--- YOUR GOAL ---
Please restate each entry that follows word for word.

*** TASK INPUT Section Begins ***

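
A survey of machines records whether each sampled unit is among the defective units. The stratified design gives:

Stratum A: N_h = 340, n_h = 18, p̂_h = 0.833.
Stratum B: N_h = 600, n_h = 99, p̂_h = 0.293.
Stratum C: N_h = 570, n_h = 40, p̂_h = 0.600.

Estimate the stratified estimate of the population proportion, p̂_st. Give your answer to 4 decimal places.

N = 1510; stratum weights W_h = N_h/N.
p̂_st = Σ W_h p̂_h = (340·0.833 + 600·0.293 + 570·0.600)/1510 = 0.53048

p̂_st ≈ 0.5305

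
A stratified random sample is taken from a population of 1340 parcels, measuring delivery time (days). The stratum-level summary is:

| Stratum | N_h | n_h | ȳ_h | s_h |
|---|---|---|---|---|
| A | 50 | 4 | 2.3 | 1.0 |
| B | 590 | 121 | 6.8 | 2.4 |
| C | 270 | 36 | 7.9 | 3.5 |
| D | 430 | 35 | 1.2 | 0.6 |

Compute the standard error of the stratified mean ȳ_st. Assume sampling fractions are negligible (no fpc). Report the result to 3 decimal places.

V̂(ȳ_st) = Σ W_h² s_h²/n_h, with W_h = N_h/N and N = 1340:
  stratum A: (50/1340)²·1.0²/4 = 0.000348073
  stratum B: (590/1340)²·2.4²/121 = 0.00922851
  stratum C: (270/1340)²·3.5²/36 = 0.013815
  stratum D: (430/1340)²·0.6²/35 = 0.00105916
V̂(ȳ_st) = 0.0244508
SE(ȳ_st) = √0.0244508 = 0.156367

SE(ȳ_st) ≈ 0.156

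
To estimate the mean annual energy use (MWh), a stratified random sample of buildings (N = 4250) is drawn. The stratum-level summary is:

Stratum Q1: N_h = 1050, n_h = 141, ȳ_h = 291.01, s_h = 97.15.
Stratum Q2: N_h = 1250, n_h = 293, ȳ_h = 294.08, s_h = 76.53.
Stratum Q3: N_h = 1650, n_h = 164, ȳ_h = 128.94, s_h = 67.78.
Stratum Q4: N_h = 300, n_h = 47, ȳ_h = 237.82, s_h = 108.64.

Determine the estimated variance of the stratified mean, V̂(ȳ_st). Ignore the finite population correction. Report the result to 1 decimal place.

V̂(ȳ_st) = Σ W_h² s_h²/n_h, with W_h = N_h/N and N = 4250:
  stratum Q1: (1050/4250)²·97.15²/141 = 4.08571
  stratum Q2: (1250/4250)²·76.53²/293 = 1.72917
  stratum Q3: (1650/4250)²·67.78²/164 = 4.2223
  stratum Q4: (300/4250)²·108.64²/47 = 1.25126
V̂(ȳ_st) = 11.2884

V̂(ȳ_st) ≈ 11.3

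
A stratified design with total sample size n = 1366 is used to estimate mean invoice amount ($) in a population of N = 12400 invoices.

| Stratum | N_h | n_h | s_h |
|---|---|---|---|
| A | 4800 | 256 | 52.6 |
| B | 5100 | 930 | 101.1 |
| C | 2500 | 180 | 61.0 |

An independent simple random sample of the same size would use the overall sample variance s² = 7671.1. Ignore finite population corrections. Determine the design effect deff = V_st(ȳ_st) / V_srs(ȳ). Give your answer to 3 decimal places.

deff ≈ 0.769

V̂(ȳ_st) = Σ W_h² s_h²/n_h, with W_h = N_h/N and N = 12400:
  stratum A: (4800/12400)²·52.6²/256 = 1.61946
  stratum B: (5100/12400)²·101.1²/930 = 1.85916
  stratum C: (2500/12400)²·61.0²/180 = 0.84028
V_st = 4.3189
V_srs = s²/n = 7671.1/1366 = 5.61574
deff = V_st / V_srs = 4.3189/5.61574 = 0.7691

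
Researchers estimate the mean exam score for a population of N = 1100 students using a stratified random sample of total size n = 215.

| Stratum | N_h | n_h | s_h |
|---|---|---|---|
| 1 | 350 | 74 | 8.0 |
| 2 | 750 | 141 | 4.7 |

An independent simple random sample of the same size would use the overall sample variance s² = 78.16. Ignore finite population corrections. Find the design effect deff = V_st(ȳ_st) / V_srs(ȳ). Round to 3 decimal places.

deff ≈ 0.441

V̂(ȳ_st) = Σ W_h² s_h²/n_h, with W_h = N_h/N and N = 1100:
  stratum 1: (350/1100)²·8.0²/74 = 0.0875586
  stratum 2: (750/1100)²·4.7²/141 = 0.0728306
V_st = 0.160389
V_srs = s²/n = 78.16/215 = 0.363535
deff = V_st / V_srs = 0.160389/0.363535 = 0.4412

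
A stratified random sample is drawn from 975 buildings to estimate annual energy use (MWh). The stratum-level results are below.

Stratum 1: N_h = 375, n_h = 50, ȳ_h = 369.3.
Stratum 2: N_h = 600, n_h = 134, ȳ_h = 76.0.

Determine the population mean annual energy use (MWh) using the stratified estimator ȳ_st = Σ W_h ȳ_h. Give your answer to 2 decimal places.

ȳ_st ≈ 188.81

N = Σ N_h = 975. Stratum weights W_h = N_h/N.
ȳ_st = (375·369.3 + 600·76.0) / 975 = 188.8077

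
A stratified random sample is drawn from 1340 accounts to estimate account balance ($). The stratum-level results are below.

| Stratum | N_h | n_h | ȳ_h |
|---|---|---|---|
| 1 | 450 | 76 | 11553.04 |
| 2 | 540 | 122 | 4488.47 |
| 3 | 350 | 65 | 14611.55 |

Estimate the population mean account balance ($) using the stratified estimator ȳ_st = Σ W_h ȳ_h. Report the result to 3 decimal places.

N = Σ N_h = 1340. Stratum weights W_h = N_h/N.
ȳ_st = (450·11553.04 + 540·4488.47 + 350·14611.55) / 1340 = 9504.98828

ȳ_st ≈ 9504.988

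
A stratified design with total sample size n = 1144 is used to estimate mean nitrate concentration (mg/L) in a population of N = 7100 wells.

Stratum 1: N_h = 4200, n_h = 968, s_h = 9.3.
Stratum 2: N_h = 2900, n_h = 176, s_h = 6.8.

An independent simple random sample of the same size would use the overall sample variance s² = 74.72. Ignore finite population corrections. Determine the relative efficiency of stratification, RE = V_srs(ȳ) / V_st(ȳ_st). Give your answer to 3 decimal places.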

*** TASK INPUT Section Ends ***

--- ANSWER AREA ---
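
A survey of machines records whether each sampled unit is among the defective units. The stratified design gives:

Stratum A: N_h = 340, n_h = 18, p̂_h = 0.833.
Stratum B: N_h = 600, n_h = 99, p̂_h = 0.293.
Stratum C: N_h = 570, n_h = 40, p̂_h = 0.600.

Estimate the stratified estimate of the population proportion, p̂_st. Give your answer to 4 decimal places.

N = 1510; stratum weights W_h = N_h/N.
p̂_st = Σ W_h p̂_h = (340·0.833 + 600·0.293 + 570·0.600)/1510 = 0.53048

p̂_st ≈ 0.5305

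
A stratified random sample is taken from a population of 1340 parcels, measuring delivery time (days). The stratum-level summary is:

| Stratum | N_h | n_h | ȳ_h | s_h |
|---|---|---|---|---|
| A | 50 | 4 | 2.3 | 1.0 |
| B | 590 | 121 | 6.8 | 2.4 |
| C | 270 | 36 | 7.9 | 3.5 |
| D | 430 | 35 | 1.2 | 0.6 |

Compute the standard error of the stratified mean ȳ_st. Assume sampling fractions are negligible (no fpc). Report the result to 3 decimal places.

V̂(ȳ_st) = Σ W_h² s_h²/n_h, with W_h = N_h/N and N = 1340:
  stratum A: (50/1340)²·1.0²/4 = 0.000348073
  stratum B: (590/1340)²·2.4²/121 = 0.00922851
  stratum C: (270/1340)²·3.5²/36 = 0.013815
  stratum D: (430/1340)²·0.6²/35 = 0.00105916
V̂(ȳ_st) = 0.0244508
SE(ȳ_st) = √0.0244508 = 0.156367

SE(ȳ_st) ≈ 0.156

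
To estimate the mean annual energy use (MWh), a stratified random sample of buildings (N = 4250) is drawn. The stratum-level summary is:

Stratum Q1: N_h = 1050, n_h = 141, ȳ_h = 291.01, s_h = 97.15.
Stratum Q2: N_h = 1250, n_h = 293, ȳ_h = 294.08, s_h = 76.53.
Stratum Q3: N_h = 1650, n_h = 164, ȳ_h = 128.94, s_h = 67.78.
Stratum Q4: N_h = 300, n_h = 47, ȳ_h = 237.82, s_h = 108.64.

Determine the estimated variance of the stratified mean, V̂(ȳ_st). Ignore the finite population correction. Report the result to 1 decimal place.

V̂(ȳ_st) = Σ W_h² s_h²/n_h, with W_h = N_h/N and N = 4250:
  stratum Q1: (1050/4250)²·97.15²/141 = 4.08571
  stratum Q2: (1250/4250)²·76.53²/293 = 1.72917
  stratum Q3: (1650/4250)²·67.78²/164 = 4.2223
  stratum Q4: (300/4250)²·108.64²/47 = 1.25126
V̂(ȳ_st) = 11.2884

V̂(ȳ_st) ≈ 11.3

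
A stratified design with total sample size n = 1366 is used to estimate mean invoice amount ($) in a population of N = 12400 invoices.

| Stratum | N_h | n_h | s_h |
|---|---|---|---|
| A | 4800 | 256 | 52.6 |
| B | 5100 | 930 | 101.1 |
| C | 2500 | 180 | 61.0 |

An independent simple random sample of the same size would use the overall sample variance s² = 7671.1. Ignore finite population corrections. Determine the design effect deff = V_st(ȳ_st) / V_srs(ȳ). Give your answer to 3 decimal places.

deff ≈ 0.769

V̂(ȳ_st) = Σ W_h² s_h²/n_h, with W_h = N_h/N and N = 12400:
  stratum A: (4800/12400)²·52.6²/256 = 1.61946
  stratum B: (5100/12400)²·101.1²/930 = 1.85916
  stratum C: (2500/12400)²·61.0²/180 = 0.84028
V_st = 4.3189
V_srs = s²/n = 7671.1/1366 = 5.61574
deff = V_st / V_srs = 4.3189/5.61574 = 0.7691

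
Researchers estimate the mean exam score for a population of N = 1100 students using a stratified random sample of total size n = 215.

| Stratum | N_h | n_h | s_h |
|---|---|---|---|
| 1 | 350 | 74 | 8.0 |
| 2 | 750 | 141 | 4.7 |

An independent simple random sample of the same size would use the overall sample variance s² = 78.16. Ignore finite population corrections. Find the design effect deff = V_st(ȳ_st) / V_srs(ȳ). Round to 3 decimal places.

deff ≈ 0.441

V̂(ȳ_st) = Σ W_h² s_h²/n_h, with W_h = N_h/N and N = 1100:
  stratum 1: (350/1100)²·8.0²/74 = 0.0875586
  stratum 2: (750/1100)²·4.7²/141 = 0.0728306
V_st = 0.160389
V_srs = s²/n = 78.16/215 = 0.363535
deff = V_st / V_srs = 0.160389/0.363535 = 0.4412

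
A stratified random sample is drawn from 975 buildings to estimate annual energy use (MWh). The stratum-level results are below.

Stratum 1: N_h = 375, n_h = 50, ȳ_h = 369.3.
Stratum 2: N_h = 600, n_h = 134, ȳ_h = 76.0.

Determine the population mean annual energy use (MWh) using the stratified estimator ȳ_st = Σ W_h ȳ_h. Give your answer to 2 decimal places.

ȳ_st ≈ 188.81

N = Σ N_h = 975. Stratum weights W_h = N_h/N.
ȳ_st = (375·369.3 + 600·76.0) / 975 = 188.8077

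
A stratified random sample is drawn from 1340 accounts to estimate account balance ($). The stratum-level results are below.

| Stratum | N_h | n_h | ȳ_h |
|---|---|---|---|
| 1 | 450 | 76 | 11553.04 |
| 2 | 540 | 122 | 4488.47 |
| 3 | 350 | 65 | 14611.55 |

Estimate the population mean account balance ($) using the stratified estimator ȳ_st = Σ W_h ȳ_h. Report the result to 3 decimal places.

N = Σ N_h = 1340. Stratum weights W_h = N_h/N.
ȳ_st = (450·11553.04 + 540·4488.47 + 350·14611.55) / 1340 = 9504.98828

ȳ_st ≈ 9504.988

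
A stratified design with total sample size n = 1144 is used to estimate mean nitrate concentration (mg/L) in a population of N = 7100 wells.

Stratum 1: N_h = 4200, n_h = 968, s_h = 9.3.
Stratum 2: N_h = 2900, n_h = 176, s_h = 6.8.

An independent simple random sample of the same size would use the overall sample variance s² = 74.72. Ignore finite population corrections. Determine the relative efficiency of stratification, RE = V_srs(ȳ) / V_st(ȳ_st). Give your answer to 3 decimal places.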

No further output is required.